* Exercise goal
Return every line below in which "satisfy" appears.

* Data extracts
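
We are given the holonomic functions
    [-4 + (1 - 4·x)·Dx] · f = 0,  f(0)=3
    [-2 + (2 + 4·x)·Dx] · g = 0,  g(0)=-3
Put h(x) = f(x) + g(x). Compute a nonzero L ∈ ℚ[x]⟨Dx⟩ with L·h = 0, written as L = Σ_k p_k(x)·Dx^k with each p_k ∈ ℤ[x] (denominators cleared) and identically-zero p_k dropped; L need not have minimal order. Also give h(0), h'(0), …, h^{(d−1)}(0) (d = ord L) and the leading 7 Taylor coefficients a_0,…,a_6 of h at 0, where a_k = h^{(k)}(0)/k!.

L = (-12 - 16·x) + (11 + 40·x + 48·x^2)·Dx + (-1 - 2·x + 16·x^2 + 32·x^3)·Dx^2  (order 2).
h: a_k = 0, 9, 99/2, 381/2, 6159/8, 24555/8, 196671/16, …
ICs: h(0) = 0, h′(0) = 9.

f: a_k = 3, 12, 48, 192, 768, 3072, 12288, …
g: a_k = -3, -3, 3/2, -3/2, 15/8, -21/8, 63/16, …
Sum ⇒ L₀ = lclm(L_f,L_g) in ℚ(x)⟨Dx⟩.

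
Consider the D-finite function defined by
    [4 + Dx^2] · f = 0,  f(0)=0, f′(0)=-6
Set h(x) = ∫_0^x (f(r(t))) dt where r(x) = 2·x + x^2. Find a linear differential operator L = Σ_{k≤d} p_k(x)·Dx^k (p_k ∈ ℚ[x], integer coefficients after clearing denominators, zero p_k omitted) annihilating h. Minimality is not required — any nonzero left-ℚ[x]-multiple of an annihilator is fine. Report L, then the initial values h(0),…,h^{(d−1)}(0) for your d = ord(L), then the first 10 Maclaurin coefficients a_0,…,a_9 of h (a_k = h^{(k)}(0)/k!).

L = (16 + 48·x + 48·x^2 + 16·x^3)·Dx - Dx^2 + (1 + x)·Dx^3  (order 3).
h: a_k = 0, 0, -6, -2, 8, 48/5, -4/15, -60/7, -712/105, 32/135, …
ICs: h(0) = 0, h′(0) = 0, h′′(0) = -12.

f: a_k = 0, -6, 0, 4, 0, -4/5, 0, 8/105, 0, -4/945, …
h₀=f(r): pull back L_f along r ⇒ L₀.
∫: right-multiply L₀ by Dx.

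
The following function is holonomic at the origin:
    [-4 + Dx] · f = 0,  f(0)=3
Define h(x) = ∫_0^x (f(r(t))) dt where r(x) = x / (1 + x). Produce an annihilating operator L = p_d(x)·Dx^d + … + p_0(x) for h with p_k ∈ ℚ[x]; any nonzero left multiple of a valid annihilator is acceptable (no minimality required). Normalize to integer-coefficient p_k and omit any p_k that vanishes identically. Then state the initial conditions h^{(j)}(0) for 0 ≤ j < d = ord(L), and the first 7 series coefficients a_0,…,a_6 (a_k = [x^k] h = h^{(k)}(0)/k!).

L = -4·Dx + (1 + 2·x + x^2)·Dx^2  (order 2).
h: a_k = 0, 3, 6, 4, -1, -4/5, 14/15, …
ICs: h(0) = 0, h′(0) = 3.

f: a_k = 3, 12, 24, 32, 32, 128/5, 256/15, …
h₀=f(r): pull back L_f along r ⇒ L₀.
h=∫₀ˣh₀: take L = L₀·Dx.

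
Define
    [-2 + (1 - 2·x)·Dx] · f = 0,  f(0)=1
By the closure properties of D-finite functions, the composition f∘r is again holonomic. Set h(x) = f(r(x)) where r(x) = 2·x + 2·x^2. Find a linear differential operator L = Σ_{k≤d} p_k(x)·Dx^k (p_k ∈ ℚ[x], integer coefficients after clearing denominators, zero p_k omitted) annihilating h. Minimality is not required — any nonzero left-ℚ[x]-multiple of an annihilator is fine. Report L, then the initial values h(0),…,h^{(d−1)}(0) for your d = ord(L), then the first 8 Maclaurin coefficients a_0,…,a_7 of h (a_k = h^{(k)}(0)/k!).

f: a_k = 1, 2, 4, 8, 16, 32, 64, 128, …
Change of var in L_f (x↦r) gives L₀.
L = (4 + 8·x) + (-1 + 4·x + 4·x^2)·Dx  (order 1).
h: a_k = 1, 4, 20, 96, 464, 2240, 10816, 52224, …
ICs: h(0) = 1.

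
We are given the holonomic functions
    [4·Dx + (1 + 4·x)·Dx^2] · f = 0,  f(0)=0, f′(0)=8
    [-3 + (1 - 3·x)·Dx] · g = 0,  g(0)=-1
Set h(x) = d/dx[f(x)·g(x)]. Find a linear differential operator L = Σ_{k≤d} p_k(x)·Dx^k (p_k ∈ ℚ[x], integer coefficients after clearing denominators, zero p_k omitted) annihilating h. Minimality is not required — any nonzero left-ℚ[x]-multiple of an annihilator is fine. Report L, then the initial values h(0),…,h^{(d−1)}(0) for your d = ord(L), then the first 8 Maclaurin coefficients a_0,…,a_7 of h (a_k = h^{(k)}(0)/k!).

L = 48 + (1 + 60·x)·Dx + (-1 - x + 12·x^2)·Dx^2  (order 2).
h: a_k = -8, -16, -200, -288, -3128, -15344/5, -217544/5, -633536/35, …
ICs: h(0) = -8, h′(0) = -16.

f: a_k = 0, 8, -16, 128/3, -128, 2048/5, -4096/3, 32768/7, …
g: a_k = -1, -3, -9, -27, -81, -243, -729, -2187, …
L₀ := L_f ⊗_s L_g (sym. prod.), ord ≤ 2.
h=h₀': d/dx-closure on L₀ ⇒ L.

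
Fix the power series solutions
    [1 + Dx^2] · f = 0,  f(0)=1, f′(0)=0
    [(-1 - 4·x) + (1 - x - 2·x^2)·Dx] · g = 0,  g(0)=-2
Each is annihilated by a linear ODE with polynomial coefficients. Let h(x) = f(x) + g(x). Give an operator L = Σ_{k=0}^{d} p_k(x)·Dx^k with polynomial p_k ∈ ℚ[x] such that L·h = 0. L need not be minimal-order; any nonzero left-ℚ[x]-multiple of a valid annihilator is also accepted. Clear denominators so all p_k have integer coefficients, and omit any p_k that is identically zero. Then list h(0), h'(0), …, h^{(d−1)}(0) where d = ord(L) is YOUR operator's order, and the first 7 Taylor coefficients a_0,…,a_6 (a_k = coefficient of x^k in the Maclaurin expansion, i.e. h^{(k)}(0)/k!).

f: a_k = 1, 0, -1/2, 0, 1/24, 0, -1/720, …
g: a_k = -2, -2, -6, -10, -22, -42, -86, …
f+g: L₀ = lclm(L_f,L_g), ord ≤ 2+1.
L = (-31 - 146·x - 133·x^2 - 184·x^3 - 20·x^4 - 16·x^5) + (7 + 3·x - 3·x^2 - 37·x^3 - 42·x^4 - 12·x^5 - 8·x^6)·Dx + (-31 - 146·x - 133·x^2 - 184·x^3 - 20·x^4 - 16·x^5)·Dx^2 + (7 + 3·x - 3·x^2 - 37·x^3 - 42·x^4 - 12·x^5 - 8·x^6)·Dx^3  (order 3).
h: a_k = -1, -2, -13/2, -10, -527/24, -42, -61921/720, …
ICs: h(0) = -1, h′(0) = -2, h′′(0) = -13.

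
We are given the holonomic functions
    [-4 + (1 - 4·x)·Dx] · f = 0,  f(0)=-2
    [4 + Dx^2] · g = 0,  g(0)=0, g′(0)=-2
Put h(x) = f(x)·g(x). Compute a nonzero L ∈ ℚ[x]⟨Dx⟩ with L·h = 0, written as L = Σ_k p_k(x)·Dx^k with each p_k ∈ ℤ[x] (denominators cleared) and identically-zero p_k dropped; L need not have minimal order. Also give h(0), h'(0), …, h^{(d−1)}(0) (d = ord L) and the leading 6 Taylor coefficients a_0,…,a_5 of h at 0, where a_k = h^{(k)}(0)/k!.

L = (-4 + 16·x) + 8·Dx + (-1 + 4·x)·Dx^2  (order 2).
h: a_k = 0, 4, 16, 184/3, 736/3, 14728/15, …
ICs: h(0) = 0, h′(0) = 4.

f: a_k = -2, -8, -32, -128, -512, -2048, …
g: a_k = 0, -2, 0, 4/3, 0, -4/15, …
L₀ := L_f ⊗_s L_g (sym. prod.), ord ≤ 2.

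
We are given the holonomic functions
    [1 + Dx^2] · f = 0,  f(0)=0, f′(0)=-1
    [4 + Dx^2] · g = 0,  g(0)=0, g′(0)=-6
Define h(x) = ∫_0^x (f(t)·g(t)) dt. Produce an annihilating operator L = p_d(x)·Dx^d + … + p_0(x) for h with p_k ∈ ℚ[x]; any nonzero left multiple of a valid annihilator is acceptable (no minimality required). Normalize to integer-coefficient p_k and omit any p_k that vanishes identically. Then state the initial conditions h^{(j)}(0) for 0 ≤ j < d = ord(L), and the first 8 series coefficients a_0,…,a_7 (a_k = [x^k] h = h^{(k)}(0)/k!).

L = 9·Dx + 10·Dx^3 + Dx^5  (order 5).
h: a_k = 0, 0, 0, 2, 0, -1, 0, 13/60, …
ICs: h(0) = 0, h′(0) = 0, h′′(0) = 0, h′′′(0) = 12, h′′′′(0) = 0.

f: a_k = 0, -1, 0, 1/6, 0, -1/120, 0, 1/5040, …
g: a_k = 0, -6, 0, 4, 0, -4/5, 0, 8/105, …
h₀=f·g: eliminate ⇒ L₀, order ≤ 2·2.
Integrate: L := L₀·Dx.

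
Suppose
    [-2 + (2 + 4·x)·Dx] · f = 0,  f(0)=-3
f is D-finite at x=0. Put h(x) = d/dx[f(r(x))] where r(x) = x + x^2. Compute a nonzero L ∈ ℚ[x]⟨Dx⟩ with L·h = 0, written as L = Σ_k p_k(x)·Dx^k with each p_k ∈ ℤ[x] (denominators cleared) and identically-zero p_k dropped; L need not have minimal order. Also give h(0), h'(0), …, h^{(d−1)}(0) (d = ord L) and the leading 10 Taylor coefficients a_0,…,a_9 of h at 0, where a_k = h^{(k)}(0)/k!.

f: a_k = -3, -3, 3/2, -3/2, 15/8, -21/8, 63/16, -99/16, 1287/128, -2145/128, …
L₀ from L_f via x↦r, Dx↦r'^{-1}Dx.
Derive L from L₀ (diff closure).
L = 1 + (-1 - 4·x - 6·x^2 - 4·x^3)·Dx  (order 1).
h: a_k = -3, -3, 9/2, -9/2, 15/8, 27/8, -147/16, 183/16, -729/128, -1185/128, …
ICs: h(0) = -3.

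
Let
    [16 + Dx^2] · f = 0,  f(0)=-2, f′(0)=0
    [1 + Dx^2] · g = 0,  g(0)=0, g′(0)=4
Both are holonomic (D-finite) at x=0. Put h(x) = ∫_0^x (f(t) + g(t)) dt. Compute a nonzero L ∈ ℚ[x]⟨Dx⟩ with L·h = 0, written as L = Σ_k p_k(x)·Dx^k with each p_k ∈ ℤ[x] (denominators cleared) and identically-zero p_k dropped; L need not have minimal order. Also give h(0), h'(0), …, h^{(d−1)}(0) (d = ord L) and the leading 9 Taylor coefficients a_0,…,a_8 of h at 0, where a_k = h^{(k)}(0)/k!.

f: a_k = -2, 0, 16, 0, -64/3, 0, 512/45, 0, -1024/315, …
g: a_k = 0, 4, 0, -2/3, 0, 1/30, 0, -1/1260, 0, …
h₀=f+g: left-lcm gives L₀, ord ≤ 4.
Integrate: L := L₀·Dx.
L = 16·Dx + 17·Dx^3 + Dx^5  (order 5).
h: a_k = 0, -2, 2, 16/3, -1/6, -64/15, 1/180, 512/315, -1/10080, …
ICs: h(0) = 0, h′(0) = -2, h′′(0) = 4, h′′′(0) = 32, h′′′′(0) = -4.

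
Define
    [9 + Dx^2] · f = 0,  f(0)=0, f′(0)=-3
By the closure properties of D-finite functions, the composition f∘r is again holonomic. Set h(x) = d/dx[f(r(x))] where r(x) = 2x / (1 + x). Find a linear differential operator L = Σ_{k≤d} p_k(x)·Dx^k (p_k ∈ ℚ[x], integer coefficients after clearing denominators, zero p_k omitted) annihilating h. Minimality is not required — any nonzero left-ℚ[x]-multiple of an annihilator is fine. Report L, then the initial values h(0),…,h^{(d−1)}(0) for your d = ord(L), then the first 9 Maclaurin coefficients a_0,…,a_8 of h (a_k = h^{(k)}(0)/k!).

L = (42 + 12·x + 6·x^2) + (6 + 18·x + 18·x^2 + 6·x^3)·Dx + (1 + 4·x + 6·x^2 + 4·x^3 + x^4)·Dx^2  (order 2).
h: a_k = -6, 12, 90, -408, 726, -180, -13386/5, 45168/5, -126414/7, …
ICs: h(0) = -6, h′(0) = 12.

f: a_k = 0, -3, 0, 9/2, 0, -81/40, 0, 243/560, 0, …
L₀ from L_f via x↦r, Dx↦r'^{-1}Dx.
Differentiate: ansatz ord ≤ ord L₀ ⇒ L.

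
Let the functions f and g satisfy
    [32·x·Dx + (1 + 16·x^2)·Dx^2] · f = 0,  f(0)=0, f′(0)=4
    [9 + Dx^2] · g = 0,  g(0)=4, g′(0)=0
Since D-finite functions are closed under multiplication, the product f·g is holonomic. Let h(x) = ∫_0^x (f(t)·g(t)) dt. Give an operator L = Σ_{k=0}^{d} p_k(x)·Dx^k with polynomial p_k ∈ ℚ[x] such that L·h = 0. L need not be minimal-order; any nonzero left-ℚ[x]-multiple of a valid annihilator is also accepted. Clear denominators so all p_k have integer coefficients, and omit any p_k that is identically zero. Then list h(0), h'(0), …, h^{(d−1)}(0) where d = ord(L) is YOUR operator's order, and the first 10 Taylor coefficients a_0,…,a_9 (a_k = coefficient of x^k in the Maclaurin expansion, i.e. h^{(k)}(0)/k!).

L = (16425 + 696384·x^2 + 2778624·x^4 + 11943936·x^6 + 47775744·x^8)·Dx + (23616·x + 543744·x^3 + 3981312·x^5 + 21233664·x^7)·Dx^2 + (2050 + 87168·x^2 + 470016·x^4 + 2654208·x^6 + 10616832·x^8)·Dx^3 + (2624·x + 60416·x^3 + 442368·x^5 + 2359296·x^7)·Dx^4 + (25 + 1088·x^2 + 17920·x^4 + 147456·x^6 + 589824·x^8)·Dx^5  (order 5).
h: a_k = 0, 0, 8, 0, -118/3, 0, 3143/15, 0, -467351/280, 0, …
ICs: h(0) = 0, h′(0) = 0, h′′(0) = 16, h′′′(0) = 0, h′′′′(0) = -944.

f: a_k = 0, 4, 0, -64/3, 0, 1024/5, 0, -16384/7, 0, 262144/9, …
g: a_k = 4, 0, -18, 0, 27/2, 0, -81/20, 0, 729/1120, 0, …
L₀ := L_f ⊗_s L_g (sym. prod.), ord ≤ 4.
∫: right-multiply L₀ by Dx.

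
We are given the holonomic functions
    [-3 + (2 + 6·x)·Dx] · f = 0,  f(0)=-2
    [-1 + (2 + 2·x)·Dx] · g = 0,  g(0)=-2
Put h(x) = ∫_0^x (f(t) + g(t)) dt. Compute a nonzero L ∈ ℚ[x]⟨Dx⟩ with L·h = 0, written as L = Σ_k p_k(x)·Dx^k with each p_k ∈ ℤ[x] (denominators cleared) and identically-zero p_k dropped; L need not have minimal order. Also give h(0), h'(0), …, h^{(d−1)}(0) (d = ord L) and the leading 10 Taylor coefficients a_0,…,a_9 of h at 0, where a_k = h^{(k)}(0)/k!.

L = -3·Dx + (8 + 12·x)·Dx^2 + (4 + 16·x + 12·x^2)·Dx^3  (order 3).
h: a_k = 0, -4, -2, 5/6, -7/8, 41/32, -427/192, 1095/256, -18051/2048, 469183/24576, …
ICs: h(0) = 0, h′(0) = -4, h′′(0) = -4.

f: a_k = -2, -3, 9/4, -27/8, 405/64, -1701/128, 15309/512, -72171/1024, 2814669/16384, -14073345/32768, …
g: a_k = -2, -1, 1/4, -1/8, 5/64, -7/128, 21/512, -33/1024, 429/16384, -715/32768, …
Sum ⇒ L₀ = lclm(L_f,L_g) in ℚ(x)⟨Dx⟩.
∫: right-multiply L₀ by Dx.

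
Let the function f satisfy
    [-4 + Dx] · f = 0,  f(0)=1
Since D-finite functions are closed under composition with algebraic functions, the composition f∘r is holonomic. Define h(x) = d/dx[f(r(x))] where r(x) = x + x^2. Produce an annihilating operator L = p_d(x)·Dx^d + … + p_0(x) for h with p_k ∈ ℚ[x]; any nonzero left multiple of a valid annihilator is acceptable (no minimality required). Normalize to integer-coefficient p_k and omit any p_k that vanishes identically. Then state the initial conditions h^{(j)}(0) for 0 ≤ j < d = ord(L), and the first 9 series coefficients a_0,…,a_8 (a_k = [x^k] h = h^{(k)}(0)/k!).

L = (6 + 16·x + 16·x^2) + (-1 - 2·x)·Dx  (order 1).
h: a_k = 4, 24, 80, 608/3, 416, 11072/15, 52096/45, 11520/7, 675968/315, …
ICs: h(0) = 4.

f: a_k = 1, 4, 8, 32/3, 32/3, 128/15, 256/45, 1024/315, 512/315, …
L₀ from L_f via x↦r, Dx↦r'^{-1}Dx.
h=h₀': d/dx-closure on L₀ ⇒ L.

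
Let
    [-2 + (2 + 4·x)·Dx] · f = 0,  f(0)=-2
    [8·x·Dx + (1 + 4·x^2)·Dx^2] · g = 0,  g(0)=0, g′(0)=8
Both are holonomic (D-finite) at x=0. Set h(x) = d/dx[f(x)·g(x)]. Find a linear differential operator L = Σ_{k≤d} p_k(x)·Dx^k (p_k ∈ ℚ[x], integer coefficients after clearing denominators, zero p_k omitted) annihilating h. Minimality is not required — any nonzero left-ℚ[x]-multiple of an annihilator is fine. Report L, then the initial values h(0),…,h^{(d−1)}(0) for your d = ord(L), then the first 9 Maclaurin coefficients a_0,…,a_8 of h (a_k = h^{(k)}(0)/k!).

f: a_k = -2, -2, 1, -1, 5/4, -7/4, 21/8, -33/8, 429/64, …
g: a_k = 0, 8, 0, -32/3, 0, 128/5, 0, -512/7, 0, …
L₀ := L_f ⊗_s L_g (sym. prod.), ord ≤ 2.
Derive L from L₀ (diff closure).
L = (5 + 80·x + 8·x^2 - 192·x^3 - 48·x^4) + (14 + 84·x + 144·x^2 - 224·x^3 - 672·x^4 - 192·x^5)·Dx + (3 + 4·x - 12·x^2 - 32·x^3 - 112·x^4 - 192·x^5 - 64·x^6)·Dx^2  (order 2).
h: a_k = -16, -32, 88, 160/3, -778/3, -1636/5, 18853/15, 89336/105, -237197/56, …
ICs: h(0) = -16, h′(0) = -32.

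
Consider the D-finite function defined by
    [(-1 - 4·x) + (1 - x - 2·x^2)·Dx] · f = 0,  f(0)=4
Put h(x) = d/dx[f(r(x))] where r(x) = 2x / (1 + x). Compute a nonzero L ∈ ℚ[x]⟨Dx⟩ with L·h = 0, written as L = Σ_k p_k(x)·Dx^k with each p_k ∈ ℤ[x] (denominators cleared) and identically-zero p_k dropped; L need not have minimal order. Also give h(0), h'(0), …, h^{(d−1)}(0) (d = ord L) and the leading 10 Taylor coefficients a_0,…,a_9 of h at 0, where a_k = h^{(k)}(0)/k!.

f: a_k = 4, 4, 12, 20, 44, 84, 172, 340, 684, 1364, …
Substitute x→r, Dx→(1/r')Dx; clear ⇒ L₀.
h₀' ⇒ L via d/dx closure of L₀.
L = (10 + 54·x + 270·x^2 + 162·x^3) + (-1 - 10·x + 90·x^3 + 81·x^4)·Dx  (order 1).
h: a_k = 8, 80, 216, 1440, 3240, 19440, 40824, 233280, 472392, 2624400, …
ICs: h(0) = 8.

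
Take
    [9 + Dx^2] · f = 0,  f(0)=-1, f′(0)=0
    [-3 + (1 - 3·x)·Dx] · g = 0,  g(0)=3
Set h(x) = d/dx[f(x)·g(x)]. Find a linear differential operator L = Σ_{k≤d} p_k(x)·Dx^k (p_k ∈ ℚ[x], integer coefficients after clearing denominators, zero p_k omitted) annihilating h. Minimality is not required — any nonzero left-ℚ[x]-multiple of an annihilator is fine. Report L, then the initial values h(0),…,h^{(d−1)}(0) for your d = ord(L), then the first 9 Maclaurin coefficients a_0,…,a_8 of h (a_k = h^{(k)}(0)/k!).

L = (-9 - 54·x + 81·x^2) + (-6 + 18·x)·Dx + (1 - 6·x + 9·x^2)·Dx^2  (order 2).
h: a_k = -9, -27, -243/2, -1053/2, -15795/8, -283581/40, -1985067/80, -9528759/112, -257276493/896, …
ICs: h(0) = -9, h′(0) = -27.

f: a_k = -1, 0, 9/2, 0, -27/8, 0, 81/80, 0, -729/4480, …
g: a_k = 3, 9, 27, 81, 243, 729, 2187, 6561, 19683, …
Sym-product of L_f,L_g gives L₀ (≤ ord 2).
h₀' ⇒ L via d/dx closure of L₀.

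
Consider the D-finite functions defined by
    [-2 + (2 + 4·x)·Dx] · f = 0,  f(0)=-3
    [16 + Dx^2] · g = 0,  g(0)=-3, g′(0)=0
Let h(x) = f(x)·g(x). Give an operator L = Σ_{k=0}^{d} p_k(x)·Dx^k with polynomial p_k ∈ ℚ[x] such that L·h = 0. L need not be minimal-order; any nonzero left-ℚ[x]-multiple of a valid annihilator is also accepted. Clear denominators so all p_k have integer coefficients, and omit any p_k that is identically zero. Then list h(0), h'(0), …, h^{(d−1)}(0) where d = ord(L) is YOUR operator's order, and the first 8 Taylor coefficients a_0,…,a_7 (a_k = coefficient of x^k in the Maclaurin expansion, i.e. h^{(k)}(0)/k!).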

* Solution to the problem
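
Let the functions f and g satisfy
Let the function f satisfy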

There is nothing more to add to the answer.